Your answer should be the line containing "Flexfenib is cleared" and every line after it to the end of the records below, word for word.

(Excerpts from a dataset)

┄┄┄┄┄┄┄┄┄┄┄┄┄┄┄┄┄┄┄┄

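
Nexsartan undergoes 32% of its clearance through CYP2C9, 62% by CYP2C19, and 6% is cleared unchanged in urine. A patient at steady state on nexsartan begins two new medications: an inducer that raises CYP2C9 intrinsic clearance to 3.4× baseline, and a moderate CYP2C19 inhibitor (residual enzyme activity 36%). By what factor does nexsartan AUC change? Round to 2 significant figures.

The CYP2C9 pathway (32% of clearance) increases to 3.4× activity: 0.32 × 3.4 = 1.088.
The CYP2C19 pathway (62% of clearance) drops to 0.36× activity: 0.62 × 0.36 = 0.2232.
Non-CYP routes (6%) are unchanged.
CL_new/CL_old = 1.088 + 0.2232 + 0.06 = 1.3712.
Because AUC varies inversely with clearance, the combined effect is 1 / 1.3712 = 0.73.

0.73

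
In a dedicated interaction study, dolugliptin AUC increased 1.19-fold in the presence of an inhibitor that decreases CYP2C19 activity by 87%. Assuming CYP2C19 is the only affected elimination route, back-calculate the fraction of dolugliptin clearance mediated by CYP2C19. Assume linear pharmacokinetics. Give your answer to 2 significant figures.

0.18

CL'/CL = 1 / 1.19 = 0.8403
0.13·fm + (1 − fm) = 0.8403
fm = (0.8403 − 1) / (0.13 − 1) = 0.18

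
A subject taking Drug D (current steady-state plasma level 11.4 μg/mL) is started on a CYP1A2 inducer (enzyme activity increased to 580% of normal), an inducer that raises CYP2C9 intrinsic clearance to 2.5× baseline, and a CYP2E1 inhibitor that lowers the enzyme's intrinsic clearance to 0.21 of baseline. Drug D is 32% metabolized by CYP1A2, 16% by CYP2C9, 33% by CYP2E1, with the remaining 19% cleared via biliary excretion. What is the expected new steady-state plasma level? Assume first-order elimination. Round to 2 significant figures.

The CYP1A2 pathway (32% of clearance) rises to 5.8× activity: 0.32 × 5.8 = 1.856.
The CYP2C9 pathway (16% of clearance) rises to 2.5× activity: 0.16 × 2.5 = 0.4.
The CYP2E1 pathway (33% of clearance) drops to 0.21× activity: 0.33 × 0.21 = 0.0693.
Non-CYP routes (19%) are unchanged.
New clearance relative to baseline: 1.856 + 0.4 + 0.0693 + 0.19 = 2.5153.
Steady-state plasma level ∝ 1/CL: new value = 11.4 / 2.5153 = 4.5 μg/mL.

4.5 μg/mL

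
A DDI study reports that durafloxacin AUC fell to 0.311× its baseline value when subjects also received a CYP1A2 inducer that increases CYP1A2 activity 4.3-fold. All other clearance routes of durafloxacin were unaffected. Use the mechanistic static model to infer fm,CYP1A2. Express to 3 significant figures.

Let x = fm,CYP1A2. Because AUC ∝ 1/CL, relative clearance rose to 1/0.311 = 3.215.
Only the CYP1A2 route changed, so 3.215 = x·4.3 + (1 − x), giving x = 0.671.

0.671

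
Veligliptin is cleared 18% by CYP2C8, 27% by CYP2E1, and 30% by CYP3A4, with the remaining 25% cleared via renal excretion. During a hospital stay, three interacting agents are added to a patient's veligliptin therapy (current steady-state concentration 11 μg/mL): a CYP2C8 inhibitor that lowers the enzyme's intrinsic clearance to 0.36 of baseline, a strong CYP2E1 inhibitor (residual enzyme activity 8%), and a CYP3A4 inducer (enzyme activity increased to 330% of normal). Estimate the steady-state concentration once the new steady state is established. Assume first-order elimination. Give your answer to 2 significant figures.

8.3 μg/mL

The CYP2C8 pathway (18% of clearance) is reduced to 0.36× activity: 0.18 × 0.36 = 0.0648.
The CYP2E1 pathway (27% of clearance) is reduced to 0.08× activity: 0.27 × 0.08 = 0.0216.
The CYP3A4 pathway (30% of clearance) is boosted to 3.3× activity: 0.3 × 3.3 = 0.99.
Non-CYP routes (25%) are unchanged.
CL_new/CL_old = 0.0648 + 0.0216 + 0.99 + 0.25 = 1.3264.
Steady-state concentration ∝ 1/CL: new value = 11 / 1.3264 = 8.3 μg/mL.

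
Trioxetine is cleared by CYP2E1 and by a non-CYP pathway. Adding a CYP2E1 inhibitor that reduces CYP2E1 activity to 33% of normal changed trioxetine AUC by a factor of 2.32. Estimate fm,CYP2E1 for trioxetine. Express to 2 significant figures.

CL'/CL = 1 / 2.32 = 0.431
0.33·fm + (1 − fm) = 0.431
fm = (0.431 − 1) / (0.33 − 1) = 0.85

0.85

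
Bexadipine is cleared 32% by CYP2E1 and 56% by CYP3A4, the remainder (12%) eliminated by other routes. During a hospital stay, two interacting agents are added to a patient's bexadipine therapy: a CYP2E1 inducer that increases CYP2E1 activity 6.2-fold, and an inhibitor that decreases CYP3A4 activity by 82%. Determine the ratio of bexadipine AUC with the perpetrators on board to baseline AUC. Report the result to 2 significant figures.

0.45

The CYP2E1 pathway (32% of clearance) increases to 6.2× activity: 0.32 × 6.2 = 1.984.
The CYP3A4 pathway (56% of clearance) is reduced to 0.18× activity: 0.56 × 0.18 = 0.1008.
Non-CYP routes (12%) are unchanged.
New clearance relative to baseline: 1.984 + 0.1008 + 0.12 = 2.2048.
Because AUC varies inversely with clearance, the combined effect is 1 / 2.2048 = 0.45.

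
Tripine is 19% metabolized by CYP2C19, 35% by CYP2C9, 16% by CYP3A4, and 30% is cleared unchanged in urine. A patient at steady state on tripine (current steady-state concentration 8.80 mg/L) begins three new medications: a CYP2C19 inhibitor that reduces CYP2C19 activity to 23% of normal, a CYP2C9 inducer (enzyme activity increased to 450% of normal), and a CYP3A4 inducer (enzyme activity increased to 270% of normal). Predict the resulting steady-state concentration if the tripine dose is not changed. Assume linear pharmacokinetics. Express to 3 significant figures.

The CYP2C19 pathway (19% of clearance) is reduced to 0.23× activity: 0.19 × 0.23 = 0.0437.
The CYP2C9 pathway (35% of clearance) rises to 4.5× activity: 0.35 × 4.5 = 1.575.
The CYP3A4 pathway (16% of clearance) increases to 2.7× activity: 0.16 × 2.7 = 0.432.
The remaining 30% of clearance is unaffected.
New clearance relative to baseline: 0.0437 + 1.575 + 0.432 + 0.3 = 2.3507.
Dividing the baseline by the relative clearance: 8.80 / 2.3507 = 3.74 mg/L.

3.74 mg/L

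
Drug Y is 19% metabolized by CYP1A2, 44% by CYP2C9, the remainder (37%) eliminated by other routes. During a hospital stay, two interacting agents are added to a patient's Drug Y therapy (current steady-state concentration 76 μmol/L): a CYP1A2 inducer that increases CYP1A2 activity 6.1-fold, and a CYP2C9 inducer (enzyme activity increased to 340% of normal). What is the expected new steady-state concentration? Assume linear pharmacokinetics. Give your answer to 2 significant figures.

The CYP1A2 pathway (19% of clearance) increases to 6.1× activity: 0.19 × 6.1 = 1.159.
The CYP2C9 pathway (44% of clearance) is boosted to 3.4× activity: 0.44 × 3.4 = 1.496.
The remaining 37% of clearance is unaffected.
CL_new/CL_old = 1.159 + 1.496 + 0.37 = 3.025.
Dividing the baseline by the relative clearance: 76 / 3.025 = 25 μmol/L.

25 μmol/L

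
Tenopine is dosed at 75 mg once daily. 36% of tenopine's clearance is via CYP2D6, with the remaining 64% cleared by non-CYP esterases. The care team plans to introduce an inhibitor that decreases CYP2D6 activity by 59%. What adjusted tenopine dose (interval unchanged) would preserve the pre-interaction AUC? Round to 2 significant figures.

The CYP2D6 pathway (36% of clearance) falls to 0.41× activity: 0.36 × 0.41 = 0.1476.
The remaining 64% of clearance is unaffected.
CL_new/CL_old = 0.1476 + 0.64 = 0.7876.
Css,avg = (dose rate)/CL, so holding Css fixed requires dose ∝ CL: 75 × 0.7876 = 59 mg.

59 mg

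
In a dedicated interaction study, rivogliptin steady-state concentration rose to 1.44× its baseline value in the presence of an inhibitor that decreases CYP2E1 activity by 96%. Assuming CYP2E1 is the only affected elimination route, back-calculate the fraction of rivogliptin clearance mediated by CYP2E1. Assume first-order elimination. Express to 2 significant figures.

0.32

CL'/CL = 1 / 1.44 = 0.6944
0.04·fm + (1 − fm) = 0.6944
fm = (0.6944 − 1) / (0.04 − 1) = 0.32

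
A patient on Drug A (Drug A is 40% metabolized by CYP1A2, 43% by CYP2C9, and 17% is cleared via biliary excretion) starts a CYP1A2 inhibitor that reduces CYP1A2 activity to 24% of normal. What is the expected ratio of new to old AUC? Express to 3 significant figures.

1.44

The CYP1A2 pathway (40% of clearance) falls to 0.24× activity: 0.4 × 0.24 = 0.096.
CYP2C9 (43%) and the residual 17% are unaffected.
New clearance relative to baseline: 0.096 + 0.43 + 0.17 = 0.696.
AUC is inversely proportional to clearance, so the fold-change is 1 / 0.696 = 1.44.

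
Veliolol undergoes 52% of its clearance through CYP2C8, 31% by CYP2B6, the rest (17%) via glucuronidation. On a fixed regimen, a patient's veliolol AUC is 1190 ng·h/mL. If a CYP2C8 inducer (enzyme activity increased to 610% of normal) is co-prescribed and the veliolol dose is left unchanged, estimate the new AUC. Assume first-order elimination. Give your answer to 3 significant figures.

CYP2C8: 0.52 × 6.1 = 3.172
CYP2B6: 0.31 (unchanged)
Other: 0.17 (unchanged)
CL_new/CL_old = 3.172 + 0.31 + 0.17 = 3.652.
AUC ∝ 1/CL, so new value = 1190 / 3.652 = 326 ng·h/mL.

326 ng·h/mL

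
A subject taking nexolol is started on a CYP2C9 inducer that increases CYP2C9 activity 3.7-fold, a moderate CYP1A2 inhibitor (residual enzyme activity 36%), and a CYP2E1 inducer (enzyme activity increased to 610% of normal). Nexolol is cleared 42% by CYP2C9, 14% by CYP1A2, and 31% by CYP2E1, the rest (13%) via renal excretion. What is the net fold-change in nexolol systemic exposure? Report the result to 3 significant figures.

0.276

The CYP2C9 pathway (42% of clearance) is boosted to 3.7× activity: 0.42 × 3.7 = 1.554.
The CYP1A2 pathway (14% of clearance) drops to 0.36× activity: 0.14 × 0.36 = 0.0504.
The CYP2E1 pathway (31% of clearance) rises to 6.1× activity: 0.31 × 6.1 = 1.891.
Non-CYP routes (13%) are unchanged.
New clearance relative to baseline: 1.554 + 0.0504 + 1.891 + 0.13 = 3.6254.
Because systemic exposure varies inversely with clearance, the combined effect is 1 / 3.6254 = 0.276.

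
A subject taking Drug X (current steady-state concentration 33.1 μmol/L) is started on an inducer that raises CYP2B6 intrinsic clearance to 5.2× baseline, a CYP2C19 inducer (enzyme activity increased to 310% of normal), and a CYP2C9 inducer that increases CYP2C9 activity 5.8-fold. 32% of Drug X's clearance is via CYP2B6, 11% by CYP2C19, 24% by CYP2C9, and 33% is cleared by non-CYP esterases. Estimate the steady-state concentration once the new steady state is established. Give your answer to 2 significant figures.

CYP2B6: 0.32 × 5.2 = 1.664
CYP2C19: 0.11 × 3.1 = 0.341
CYP2C9: 0.24 × 5.8 = 1.392
Other: 0.33 (unchanged)
CL_new/CL_old = 1.664 + 0.341 + 1.392 + 0.33 = 3.727.
Steady-state concentration ∝ 1/CL: new value = 33.1 / 3.727 = 8.9 μmol/L.

8.9 μmol/L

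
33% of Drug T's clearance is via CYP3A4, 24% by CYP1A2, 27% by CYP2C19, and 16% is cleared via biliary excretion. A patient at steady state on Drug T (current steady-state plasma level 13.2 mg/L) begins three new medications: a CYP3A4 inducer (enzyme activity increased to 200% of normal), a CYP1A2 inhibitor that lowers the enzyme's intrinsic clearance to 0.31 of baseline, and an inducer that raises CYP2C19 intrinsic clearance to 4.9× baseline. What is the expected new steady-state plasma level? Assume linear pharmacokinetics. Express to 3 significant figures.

5.95 mg/L

The CYP3A4 pathway (33% of clearance) increases to 2× activity: 0.33 × 2 = 0.66.
The CYP1A2 pathway (24% of clearance) drops to 0.31× activity: 0.24 × 0.31 = 0.0744.
The CYP2C19 pathway (27% of clearance) is boosted to 4.9× activity: 0.27 × 4.9 = 1.323.
The remaining 16% of clearance is unaffected.
New clearance relative to baseline: 0.66 + 0.0744 + 1.323 + 0.16 = 2.2174.
New steady-state plasma level = 13.2 / 2.2174 = 5.95 mg/L (concentration scales inversely with clearance).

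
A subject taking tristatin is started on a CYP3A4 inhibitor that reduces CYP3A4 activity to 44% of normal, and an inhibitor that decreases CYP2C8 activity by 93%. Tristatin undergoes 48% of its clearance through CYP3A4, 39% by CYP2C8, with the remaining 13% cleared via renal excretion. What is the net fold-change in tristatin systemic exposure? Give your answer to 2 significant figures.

The CYP3A4 pathway (48% of clearance) drops to 0.44× activity: 0.48 × 0.44 = 0.2112.
The CYP2C8 pathway (39% of clearance) falls to 0.07× activity: 0.39 × 0.07 = 0.0273.
Non-CYP routes (13%) are unchanged.
Relative clearance = 0.2112 + 0.0273 + 0.13 = 0.3685.
Systemic exposure ∝ 1/CL: fold-change = 1 / 0.3685 = 2.7.

2.7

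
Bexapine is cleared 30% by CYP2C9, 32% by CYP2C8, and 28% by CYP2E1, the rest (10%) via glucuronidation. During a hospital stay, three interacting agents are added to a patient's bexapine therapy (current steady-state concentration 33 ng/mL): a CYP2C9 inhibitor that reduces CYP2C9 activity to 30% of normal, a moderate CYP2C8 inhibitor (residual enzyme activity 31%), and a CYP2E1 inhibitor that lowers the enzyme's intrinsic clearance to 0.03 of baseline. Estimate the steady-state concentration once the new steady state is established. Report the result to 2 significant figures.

1.1 × 10² ng/mL

CYP2C9: 0.3 × 0.3 = 0.09
CYP2C8: 0.32 × 0.31 = 0.0992
CYP2E1: 0.28 × 0.03 = 0.0084
Other: 0.1 (unchanged)
CL_new/CL_old = 0.09 + 0.0992 + 0.0084 + 0.1 = 0.2976.
Steady-state concentration ∝ 1/CL: new value = 33 / 0.2976 = 1.1 × 10² ng/mL.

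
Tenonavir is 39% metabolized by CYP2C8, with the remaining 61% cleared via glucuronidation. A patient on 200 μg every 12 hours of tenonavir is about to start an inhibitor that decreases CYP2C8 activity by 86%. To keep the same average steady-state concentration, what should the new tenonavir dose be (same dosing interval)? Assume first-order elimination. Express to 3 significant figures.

The CYP2C8 pathway (39% of clearance) drops to 0.14× activity: 0.39 × 0.14 = 0.0546.
Non-CYP routes (61%) are unchanged.
New clearance relative to baseline: 0.0546 + 0.61 = 0.6646.
To maintain the same steady-state level, dose must scale with clearance: new dose = 200 × 0.6646 = 133 μg.

133 μg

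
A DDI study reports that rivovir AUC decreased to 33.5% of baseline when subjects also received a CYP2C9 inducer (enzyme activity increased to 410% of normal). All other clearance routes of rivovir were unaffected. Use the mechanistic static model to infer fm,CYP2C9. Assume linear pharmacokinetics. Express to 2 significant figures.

0.64

Let x = fm,CYP2C9. Because AUC ∝ 1/CL, relative clearance rose to 1/0.335 = 2.985.
Only the CYP2C9 route changed, so 2.985 = x·4.1 + (1 − x), giving x = 0.64.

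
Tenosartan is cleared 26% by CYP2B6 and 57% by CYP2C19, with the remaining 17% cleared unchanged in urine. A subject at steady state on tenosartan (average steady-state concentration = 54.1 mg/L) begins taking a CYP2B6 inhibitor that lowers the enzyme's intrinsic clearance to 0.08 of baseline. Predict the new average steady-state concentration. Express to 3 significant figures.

The CYP2B6 pathway (26% of clearance) falls to 0.08× activity: 0.26 × 0.08 = 0.0208.
CYP2C19 (57%) and the residual 17% are unaffected.
CL_new/CL_old = 0.0208 + 0.57 + 0.17 = 0.7608.
With dosing unchanged, average steady-state concentration scales as 1/CL: 54.1 / 0.7608 = 71.1 mg/L.

71.1 mg/L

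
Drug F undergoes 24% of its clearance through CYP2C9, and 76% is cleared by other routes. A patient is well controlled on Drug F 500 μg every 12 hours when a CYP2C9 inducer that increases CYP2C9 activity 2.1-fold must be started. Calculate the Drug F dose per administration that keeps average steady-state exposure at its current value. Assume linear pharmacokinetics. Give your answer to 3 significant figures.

CYP2C9: 0.24 × 2.1 = 0.504
Other: 0.76 (unchanged)
New clearance relative to baseline: 0.504 + 0.76 = 1.264.
To maintain the same steady-state level, dose must scale with clearance: new dose = 500 × 1.264 = 632 μg.

632 μg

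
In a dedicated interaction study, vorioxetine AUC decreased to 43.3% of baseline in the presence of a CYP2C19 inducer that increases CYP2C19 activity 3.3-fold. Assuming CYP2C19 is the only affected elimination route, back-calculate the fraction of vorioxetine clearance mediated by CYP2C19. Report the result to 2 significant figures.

0.57

CL'/CL = 1 / 0.433 = 2.309
3.3·fm + (1 − fm) = 2.309
fm = (2.309 − 1) / (3.3 − 1) = 0.57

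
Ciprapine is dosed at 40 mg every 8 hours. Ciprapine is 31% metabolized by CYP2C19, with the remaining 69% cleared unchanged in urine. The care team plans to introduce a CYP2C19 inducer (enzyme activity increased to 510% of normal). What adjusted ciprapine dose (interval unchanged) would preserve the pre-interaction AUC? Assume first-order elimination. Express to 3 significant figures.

90.8 mg

The CYP2C19 pathway (31% of clearance) increases to 5.1× activity: 0.31 × 5.1 = 1.581.
The remaining 69% of clearance is unaffected.
Relative clearance = 1.581 + 0.69 = 2.271.
Css,avg = (dose rate)/CL, so holding Css fixed requires dose ∝ CL: 40 × 2.271 = 90.8 mg.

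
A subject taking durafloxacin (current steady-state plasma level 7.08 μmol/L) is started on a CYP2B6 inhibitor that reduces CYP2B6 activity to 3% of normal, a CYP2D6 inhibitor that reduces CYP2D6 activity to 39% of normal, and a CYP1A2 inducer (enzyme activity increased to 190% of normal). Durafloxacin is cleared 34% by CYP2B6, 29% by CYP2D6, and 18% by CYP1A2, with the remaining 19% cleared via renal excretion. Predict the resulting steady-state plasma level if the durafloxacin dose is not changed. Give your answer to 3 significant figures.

10.8 μmol/L

The CYP2B6 pathway (34% of clearance) drops to 0.03× activity: 0.34 × 0.03 = 0.0102.
The CYP2D6 pathway (29% of clearance) is reduced to 0.39× activity: 0.29 × 0.39 = 0.1131.
The CYP1A2 pathway (18% of clearance) is boosted to 1.9× activity: 0.18 × 1.9 = 0.342.
Non-CYP routes (19%) are unchanged.
Relative clearance = 0.0102 + 0.1131 + 0.342 + 0.19 = 0.6553.
Steady-state plasma level ∝ 1/CL: new value = 7.08 / 0.6553 = 10.8 μmol/L.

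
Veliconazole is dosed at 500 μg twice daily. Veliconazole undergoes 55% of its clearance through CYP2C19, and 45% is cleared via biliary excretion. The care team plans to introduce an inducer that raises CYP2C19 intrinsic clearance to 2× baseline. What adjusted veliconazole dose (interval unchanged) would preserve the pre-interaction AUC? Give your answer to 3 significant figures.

The CYP2C19 pathway (55% of clearance) increases to 2× activity: 0.55 × 2 = 1.1.
Non-CYP routes (45%) are unchanged.
New clearance relative to baseline: 1.1 + 0.45 = 1.55.
To maintain the same steady-state level, dose must scale with clearance: new dose = 500 × 1.55 = 775 μg.

775 μg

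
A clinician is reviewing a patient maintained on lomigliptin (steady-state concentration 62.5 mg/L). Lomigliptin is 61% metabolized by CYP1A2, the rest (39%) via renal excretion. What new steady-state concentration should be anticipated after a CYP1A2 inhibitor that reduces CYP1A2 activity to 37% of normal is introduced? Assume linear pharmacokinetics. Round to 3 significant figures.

102 mg/L

The CYP1A2 pathway (61% of clearance) falls to 0.37× activity: 0.61 × 0.37 = 0.2257.
The remaining 39% of clearance is unaffected.
Relative clearance = 0.2257 + 0.39 = 0.6157.
With dosing unchanged, steady-state concentration scales as 1/CL: 62.5 / 0.6157 = 102 mg/L.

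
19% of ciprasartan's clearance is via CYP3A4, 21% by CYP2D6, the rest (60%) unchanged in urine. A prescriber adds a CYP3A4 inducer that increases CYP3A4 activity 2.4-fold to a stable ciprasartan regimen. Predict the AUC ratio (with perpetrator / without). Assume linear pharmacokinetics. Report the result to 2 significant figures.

The CYP3A4 pathway (19% of clearance) is boosted to 2.4× activity: 0.19 × 2.4 = 0.456.
CYP2D6 (21%) and the residual 60% are unaffected.
Relative clearance = 0.456 + 0.21 + 0.6 = 1.266.
AUC is inversely proportional to clearance, so the fold-change is 1 / 1.266 = 0.79.

0.79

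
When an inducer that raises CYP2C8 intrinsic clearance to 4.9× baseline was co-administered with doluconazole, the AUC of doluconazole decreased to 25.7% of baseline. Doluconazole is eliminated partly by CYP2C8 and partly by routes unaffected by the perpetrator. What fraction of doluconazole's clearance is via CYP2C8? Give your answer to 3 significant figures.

CL'/CL = 1 / 0.257 = 3.891
4.9·fm + (1 − fm) = 3.891
fm = (3.891 − 1) / (4.9 − 1) = 0.741

0.741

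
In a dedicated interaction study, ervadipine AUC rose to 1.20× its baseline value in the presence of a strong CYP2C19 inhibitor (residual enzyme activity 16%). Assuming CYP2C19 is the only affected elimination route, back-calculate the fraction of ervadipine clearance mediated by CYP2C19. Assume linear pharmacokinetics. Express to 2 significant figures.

0.20

Let fm be the CYP2C19 fraction. New clearance relative to baseline = fm × 0.16 + (1 − fm).
AUC ratio = 1 / (new CL fraction), so new CL fraction = 1 / 1.20 = 0.8333.
fm × 0.16 + 1 − fm = 0.8333  ⇒  fm × (0.16 − 1) = −0.1667  ⇒  fm = 0.20.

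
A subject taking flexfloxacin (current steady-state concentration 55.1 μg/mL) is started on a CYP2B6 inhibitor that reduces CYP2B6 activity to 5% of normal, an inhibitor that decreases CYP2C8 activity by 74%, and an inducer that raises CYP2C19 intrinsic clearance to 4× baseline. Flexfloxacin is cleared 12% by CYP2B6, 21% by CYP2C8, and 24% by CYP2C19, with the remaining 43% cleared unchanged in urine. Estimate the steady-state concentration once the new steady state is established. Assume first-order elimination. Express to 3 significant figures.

38.0 μg/mL

The CYP2B6 pathway (12% of clearance) is reduced to 0.05× activity: 0.12 × 0.05 = 0.006.
The CYP2C8 pathway (21% of clearance) drops to 0.26× activity: 0.21 × 0.26 = 0.0546.
The CYP2C19 pathway (24% of clearance) is boosted to 4× activity: 0.24 × 4 = 0.96.
The remaining 43% of clearance is unaffected.
Relative clearance = 0.006 + 0.0546 + 0.96 + 0.43 = 1.4506.
Steady-state concentration ∝ 1/CL: new value = 55.1 / 1.4506 = 38.0 μg/mL.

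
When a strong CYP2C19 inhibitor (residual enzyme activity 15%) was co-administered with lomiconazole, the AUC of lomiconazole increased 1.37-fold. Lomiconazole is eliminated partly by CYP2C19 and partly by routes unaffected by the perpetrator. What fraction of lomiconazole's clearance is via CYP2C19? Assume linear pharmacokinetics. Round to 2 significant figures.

0.32

Let fm be the CYP2C19 fraction. New clearance relative to baseline = fm × 0.15 + (1 − fm).
AUC ratio = 1 / (new CL fraction), so new CL fraction = 1 / 1.37 = 0.7299.
fm × 0.15 + 1 − fm = 0.7299  ⇒  fm × (0.15 − 1) = −0.2701  ⇒  fm = 0.32.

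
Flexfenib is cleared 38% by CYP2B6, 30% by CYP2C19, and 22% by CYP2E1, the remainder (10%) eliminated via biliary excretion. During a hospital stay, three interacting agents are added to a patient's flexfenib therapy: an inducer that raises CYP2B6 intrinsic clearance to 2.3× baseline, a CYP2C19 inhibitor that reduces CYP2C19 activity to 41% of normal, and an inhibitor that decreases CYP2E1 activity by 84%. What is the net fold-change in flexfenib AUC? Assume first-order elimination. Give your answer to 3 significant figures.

The CYP2B6 pathway (38% of clearance) is boosted to 2.3× activity: 0.38 × 2.3 = 0.874.
The CYP2C19 pathway (30% of clearance) is reduced to 0.41× activity: 0.3 × 0.41 = 0.123.
The CYP2E1 pathway (22% of clearance) falls to 0.16× activity: 0.22 × 0.16 = 0.0352.
Non-CYP routes (10%) are unchanged.
New clearance relative to baseline: 0.874 + 0.123 + 0.0352 + 0.1 = 1.1322.
Because AUC varies inversely with clearance, the combined effect is 1 / 1.1322 = 0.883.

0.883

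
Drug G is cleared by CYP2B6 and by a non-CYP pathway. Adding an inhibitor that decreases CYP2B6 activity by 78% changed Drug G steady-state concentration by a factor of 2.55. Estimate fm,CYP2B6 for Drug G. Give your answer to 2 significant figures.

0.78

CL'/CL = 1 / 2.55 = 0.3922
0.22·fm + (1 − fm) = 0.3922
fm = (0.3922 − 1) / (0.22 − 1) = 0.78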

┄┄┄┄┄┄┄┄┄┄┄┄┄┄┄┄┄┄┄┄

Output of the task:
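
Flexfenib is cleared 38% by CYP2B6, 30% by CYP2C19, and 22% by CYP2E1, the remainder (10%) eliminated via biliary excretion. During a hospital stay, three interacting agents are added to a patient's flexfenib therapy: an inducer that raises CYP2B6 intrinsic clearance to 2.3× baseline, a CYP2C19 inhibitor that reduces CYP2C19 activity to 41% of normal, and an inhibitor that decreases CYP2E1 activity by 84%. What is the net fold-change in flexfenib AUC? Assume first-order elimination. Give your answer to 3 significant figures.

The CYP2B6 pathway (38% of clearance) is boosted to 2.3× activity: 0.38 × 2.3 = 0.874.
The CYP2C19 pathway (30% of clearance) is reduced to 0.41× activity: 0.3 × 0.41 = 0.123.
The CYP2E1 pathway (22% of clearance) falls to 0.16× activity: 0.22 × 0.16 = 0.0352.
Non-CYP routes (10%) are unchanged.
New clearance relative to baseline: 0.874 + 0.123 + 0.0352 + 0.1 = 1.1322.
Because AUC varies inversely with clearance, the combined effect is 1 / 1.1322 = 0.883.

0.883

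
Drug G is cleared by CYP2B6 and by a non-CYP pathway. Adding an inhibitor that decreases CYP2B6 activity by 78% changed Drug G steady-state concentration by a factor of 2.55. Estimate fm,CYP2B6 for Drug G. Give your answer to 2 significant figures.

0.78

CL'/CL = 1 / 2.55 = 0.3922
0.22·fm + (1 − fm) = 0.3922
fm = (0.3922 − 1) / (0.22 − 1) = 0.78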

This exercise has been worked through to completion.